##### DATA FOR THIS EXERCISE #####

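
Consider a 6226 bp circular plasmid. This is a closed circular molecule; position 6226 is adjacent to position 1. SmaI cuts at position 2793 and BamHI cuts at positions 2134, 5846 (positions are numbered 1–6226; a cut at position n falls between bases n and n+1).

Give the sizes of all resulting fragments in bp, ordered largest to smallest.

Combined cut positions (sorted): 2134, 2793, 5846.
Circular molecule, 3 cuts → 3 fragments:
  2793 − 2134 = 659 bp
  5846 − 2793 = 3053 bp
  wrap: 6226 − 5846 + 2134 = 2514 bp
Sorted largest to smallest: 3053, 2514, 659 bp.

3053, 2514, 659 bp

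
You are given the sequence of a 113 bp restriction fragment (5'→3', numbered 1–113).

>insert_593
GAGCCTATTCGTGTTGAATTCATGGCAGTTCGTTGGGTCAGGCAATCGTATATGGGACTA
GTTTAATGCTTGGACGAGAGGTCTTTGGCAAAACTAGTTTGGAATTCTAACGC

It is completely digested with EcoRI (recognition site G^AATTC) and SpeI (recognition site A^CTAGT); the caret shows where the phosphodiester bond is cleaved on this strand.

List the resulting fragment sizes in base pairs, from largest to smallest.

EcoRI sites (GAATTC) start at positions 16, 102.
EcoRI cuts after the first base of each site, so after positions 16, 102.
SpeI sites (ACTAGT) start at positions 57, 93.
SpeI cuts after the first base of each site, so after positions 57, 93.
Combined cut positions: 16, 57, 93, 102.
Linear molecule, 4 cuts → 5 fragments:
  1–16 → 16 bp
  17–57 → 41 bp
  58–93 → 36 bp
  94–102 → 9 bp
  103–113 → 11 bp
Sorted largest to smallest: 41, 36, 16, 11, 9 bp.

41, 36, 16, 11, 9 bp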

#####

YOUR GOAL:
Using the data above, transcribe the lines that run from the line with "You are given" to the line with "It is completely", both ends kept, and output nothing else.

ANSWER SPACE:
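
You are given the sequence of a 113 bp restriction fragment (5'→3', numbered 1–113).

>insert_593
GAGCCTATTCGTGTTGAATTCATGGCAGTTCGTTGGGTCAGGCAATCGTATATGGGACTA
GTTTAATGCTTGGACGAGAGGTCTTTGGCAAAACTAGTTTGGAATTCTAACGC

It is completely digested with EcoRI (recognition site G^AATTC) and SpeI (recognition site A^CTAGT); the caret shows where the phosphodiester bond is cleaved on this strand.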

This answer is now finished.